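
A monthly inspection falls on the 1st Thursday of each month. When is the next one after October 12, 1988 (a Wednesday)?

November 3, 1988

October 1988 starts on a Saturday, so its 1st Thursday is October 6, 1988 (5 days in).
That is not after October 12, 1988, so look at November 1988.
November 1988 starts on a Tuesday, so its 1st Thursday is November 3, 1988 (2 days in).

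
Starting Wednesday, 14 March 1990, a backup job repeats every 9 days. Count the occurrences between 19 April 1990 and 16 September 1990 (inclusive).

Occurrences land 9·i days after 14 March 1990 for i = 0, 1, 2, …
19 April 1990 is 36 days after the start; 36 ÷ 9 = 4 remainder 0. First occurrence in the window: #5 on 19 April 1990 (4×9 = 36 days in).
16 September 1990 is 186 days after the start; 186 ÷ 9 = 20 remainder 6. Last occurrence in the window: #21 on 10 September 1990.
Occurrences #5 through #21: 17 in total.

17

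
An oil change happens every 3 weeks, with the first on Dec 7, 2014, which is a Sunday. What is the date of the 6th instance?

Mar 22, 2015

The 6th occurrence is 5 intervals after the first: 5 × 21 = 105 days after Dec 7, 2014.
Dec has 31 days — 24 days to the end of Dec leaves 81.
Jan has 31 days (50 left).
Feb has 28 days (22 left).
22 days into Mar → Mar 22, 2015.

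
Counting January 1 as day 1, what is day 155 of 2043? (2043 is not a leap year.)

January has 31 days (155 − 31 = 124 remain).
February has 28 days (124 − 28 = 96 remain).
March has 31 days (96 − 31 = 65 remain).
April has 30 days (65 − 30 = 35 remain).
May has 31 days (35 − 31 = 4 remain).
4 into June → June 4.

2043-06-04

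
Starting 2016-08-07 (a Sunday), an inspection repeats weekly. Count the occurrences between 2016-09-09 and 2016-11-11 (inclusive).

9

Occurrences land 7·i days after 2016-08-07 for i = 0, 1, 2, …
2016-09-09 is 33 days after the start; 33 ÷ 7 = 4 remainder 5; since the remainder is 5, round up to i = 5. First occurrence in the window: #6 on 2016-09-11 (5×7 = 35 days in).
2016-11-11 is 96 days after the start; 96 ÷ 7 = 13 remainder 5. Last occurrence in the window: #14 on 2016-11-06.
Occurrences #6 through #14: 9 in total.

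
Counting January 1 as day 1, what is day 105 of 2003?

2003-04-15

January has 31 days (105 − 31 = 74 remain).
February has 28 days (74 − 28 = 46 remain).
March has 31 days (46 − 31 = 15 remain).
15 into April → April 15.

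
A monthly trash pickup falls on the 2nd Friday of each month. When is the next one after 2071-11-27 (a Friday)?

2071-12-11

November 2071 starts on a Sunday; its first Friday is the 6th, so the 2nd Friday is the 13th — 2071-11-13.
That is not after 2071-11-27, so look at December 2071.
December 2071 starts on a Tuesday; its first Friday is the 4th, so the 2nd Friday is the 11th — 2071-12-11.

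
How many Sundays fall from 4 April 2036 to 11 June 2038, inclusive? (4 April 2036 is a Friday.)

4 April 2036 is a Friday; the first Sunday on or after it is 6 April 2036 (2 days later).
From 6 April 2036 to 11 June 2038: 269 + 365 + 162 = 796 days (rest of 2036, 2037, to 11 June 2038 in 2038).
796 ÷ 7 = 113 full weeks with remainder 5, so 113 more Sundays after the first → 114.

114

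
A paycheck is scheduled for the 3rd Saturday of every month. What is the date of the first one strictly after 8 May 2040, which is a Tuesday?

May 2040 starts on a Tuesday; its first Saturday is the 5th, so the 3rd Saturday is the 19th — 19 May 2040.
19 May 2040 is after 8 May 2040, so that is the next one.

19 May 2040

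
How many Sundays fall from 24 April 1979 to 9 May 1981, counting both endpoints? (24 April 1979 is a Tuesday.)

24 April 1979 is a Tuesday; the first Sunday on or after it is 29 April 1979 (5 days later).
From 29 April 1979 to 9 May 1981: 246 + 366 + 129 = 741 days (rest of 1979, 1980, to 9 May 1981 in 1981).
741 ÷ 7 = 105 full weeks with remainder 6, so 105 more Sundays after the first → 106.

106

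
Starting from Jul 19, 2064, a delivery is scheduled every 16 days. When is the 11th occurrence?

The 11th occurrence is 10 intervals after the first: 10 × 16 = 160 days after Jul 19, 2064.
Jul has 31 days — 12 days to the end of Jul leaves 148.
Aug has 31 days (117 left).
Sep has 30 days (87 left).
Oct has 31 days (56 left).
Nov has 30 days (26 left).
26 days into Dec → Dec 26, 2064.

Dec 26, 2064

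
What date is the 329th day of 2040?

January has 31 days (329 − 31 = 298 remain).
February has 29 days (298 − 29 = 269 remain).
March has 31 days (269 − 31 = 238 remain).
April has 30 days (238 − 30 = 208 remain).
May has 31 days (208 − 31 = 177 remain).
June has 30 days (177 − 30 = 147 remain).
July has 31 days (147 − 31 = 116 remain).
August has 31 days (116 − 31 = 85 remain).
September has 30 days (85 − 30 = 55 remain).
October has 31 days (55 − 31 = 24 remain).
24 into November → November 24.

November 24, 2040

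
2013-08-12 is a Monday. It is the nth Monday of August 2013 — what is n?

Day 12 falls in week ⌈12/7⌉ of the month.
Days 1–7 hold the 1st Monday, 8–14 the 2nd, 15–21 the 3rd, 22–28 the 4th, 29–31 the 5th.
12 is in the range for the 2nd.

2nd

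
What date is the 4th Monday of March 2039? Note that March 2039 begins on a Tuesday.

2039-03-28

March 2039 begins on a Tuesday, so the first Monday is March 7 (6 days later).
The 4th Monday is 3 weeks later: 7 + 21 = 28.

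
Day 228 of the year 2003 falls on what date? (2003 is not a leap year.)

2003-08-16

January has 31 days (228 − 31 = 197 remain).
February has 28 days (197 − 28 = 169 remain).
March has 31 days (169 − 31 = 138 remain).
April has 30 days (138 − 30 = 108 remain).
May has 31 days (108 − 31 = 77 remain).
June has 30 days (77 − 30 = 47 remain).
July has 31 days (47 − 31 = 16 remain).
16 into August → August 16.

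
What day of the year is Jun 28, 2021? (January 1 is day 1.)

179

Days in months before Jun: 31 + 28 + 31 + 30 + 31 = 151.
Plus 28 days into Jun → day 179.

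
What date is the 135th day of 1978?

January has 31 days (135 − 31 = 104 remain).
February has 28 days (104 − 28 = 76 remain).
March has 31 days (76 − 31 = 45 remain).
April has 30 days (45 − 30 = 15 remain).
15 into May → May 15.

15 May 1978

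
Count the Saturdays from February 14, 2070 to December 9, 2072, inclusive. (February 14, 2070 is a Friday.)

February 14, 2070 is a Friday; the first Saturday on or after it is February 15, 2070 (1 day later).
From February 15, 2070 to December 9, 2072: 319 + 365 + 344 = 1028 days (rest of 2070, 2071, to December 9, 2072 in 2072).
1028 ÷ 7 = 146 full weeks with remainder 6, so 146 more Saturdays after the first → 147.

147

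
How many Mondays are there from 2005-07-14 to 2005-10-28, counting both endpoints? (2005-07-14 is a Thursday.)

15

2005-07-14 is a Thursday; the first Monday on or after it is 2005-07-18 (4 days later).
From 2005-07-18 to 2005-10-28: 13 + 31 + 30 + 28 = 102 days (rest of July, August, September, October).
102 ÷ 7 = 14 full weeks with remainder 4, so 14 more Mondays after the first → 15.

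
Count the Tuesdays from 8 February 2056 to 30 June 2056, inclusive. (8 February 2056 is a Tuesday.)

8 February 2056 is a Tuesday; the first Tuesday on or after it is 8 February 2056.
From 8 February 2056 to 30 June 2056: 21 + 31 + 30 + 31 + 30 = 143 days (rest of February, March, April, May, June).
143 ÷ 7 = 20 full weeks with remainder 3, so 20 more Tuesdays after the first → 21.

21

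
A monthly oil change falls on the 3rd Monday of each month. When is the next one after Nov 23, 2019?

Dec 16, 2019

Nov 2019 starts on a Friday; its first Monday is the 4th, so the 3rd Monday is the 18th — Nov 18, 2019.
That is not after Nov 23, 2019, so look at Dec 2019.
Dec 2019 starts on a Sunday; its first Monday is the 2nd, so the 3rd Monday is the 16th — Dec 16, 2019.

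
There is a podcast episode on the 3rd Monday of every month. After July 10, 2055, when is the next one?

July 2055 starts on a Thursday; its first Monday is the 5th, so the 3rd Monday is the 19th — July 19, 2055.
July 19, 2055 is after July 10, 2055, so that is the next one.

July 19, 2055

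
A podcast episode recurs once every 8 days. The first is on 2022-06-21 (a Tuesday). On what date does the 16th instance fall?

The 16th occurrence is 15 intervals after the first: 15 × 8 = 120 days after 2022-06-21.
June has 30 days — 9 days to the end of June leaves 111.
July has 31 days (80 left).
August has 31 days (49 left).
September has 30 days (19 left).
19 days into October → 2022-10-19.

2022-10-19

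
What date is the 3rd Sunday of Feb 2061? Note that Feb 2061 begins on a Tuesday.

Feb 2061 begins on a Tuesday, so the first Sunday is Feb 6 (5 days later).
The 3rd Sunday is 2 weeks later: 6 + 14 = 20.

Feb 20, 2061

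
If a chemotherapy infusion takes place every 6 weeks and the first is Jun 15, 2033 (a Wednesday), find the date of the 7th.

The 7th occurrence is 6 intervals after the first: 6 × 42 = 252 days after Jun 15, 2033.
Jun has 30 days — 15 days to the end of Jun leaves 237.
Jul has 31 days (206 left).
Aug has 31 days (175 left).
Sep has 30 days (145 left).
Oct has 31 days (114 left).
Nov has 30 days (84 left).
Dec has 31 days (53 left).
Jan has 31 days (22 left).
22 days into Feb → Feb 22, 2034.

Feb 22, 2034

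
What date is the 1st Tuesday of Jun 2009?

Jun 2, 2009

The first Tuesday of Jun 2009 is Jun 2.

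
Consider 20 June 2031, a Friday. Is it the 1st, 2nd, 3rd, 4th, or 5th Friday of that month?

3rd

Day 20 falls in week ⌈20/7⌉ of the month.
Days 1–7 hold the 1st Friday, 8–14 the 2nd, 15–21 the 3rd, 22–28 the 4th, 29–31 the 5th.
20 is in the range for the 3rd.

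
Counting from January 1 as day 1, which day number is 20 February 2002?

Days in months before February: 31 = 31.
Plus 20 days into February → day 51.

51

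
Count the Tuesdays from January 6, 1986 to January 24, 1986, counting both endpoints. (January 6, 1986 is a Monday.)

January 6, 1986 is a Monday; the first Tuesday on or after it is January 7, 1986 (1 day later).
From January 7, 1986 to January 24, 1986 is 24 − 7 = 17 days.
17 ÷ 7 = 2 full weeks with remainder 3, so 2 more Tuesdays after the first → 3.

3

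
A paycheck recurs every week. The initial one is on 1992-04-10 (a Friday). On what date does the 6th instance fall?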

What you need to do:
Please copy only the lines from the one with "What date is the 1st Tuesday of Jun 2009?" through the final line of the records above, both ends included.

Written reply:
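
What date is the 1st Tuesday of Jun 2009?

Jun 2, 2009

The first Tuesday of Jun 2009 is Jun 2.

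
Consider 20 June 2031, a Friday. Is it the 1st, 2nd, 3rd, 4th, or 5th Friday of that month?

3rd

Day 20 falls in week ⌈20/7⌉ of the month.
Days 1–7 hold the 1st Friday, 8–14 the 2nd, 15–21 the 3rd, 22–28 the 4th, 29–31 the 5th.
20 is in the range for the 3rd.

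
Counting from January 1 as day 1, which day number is 20 February 2002?

Days in months before February: 31 = 31.
Plus 20 days into February → day 51.

51

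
Count the Tuesdays from January 6, 1986 to January 24, 1986, counting both endpoints. (January 6, 1986 is a Monday.)

January 6, 1986 is a Monday; the first Tuesday on or after it is January 7, 1986 (1 day later).
From January 7, 1986 to January 24, 1986 is 24 − 7 = 17 days.
17 ÷ 7 = 2 full weeks with remainder 3, so 2 more Tuesdays after the first → 3.

3

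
A paycheck recurs every week. The initial one is on 1992-04-10 (a Friday). On what date does the 6th instance fall?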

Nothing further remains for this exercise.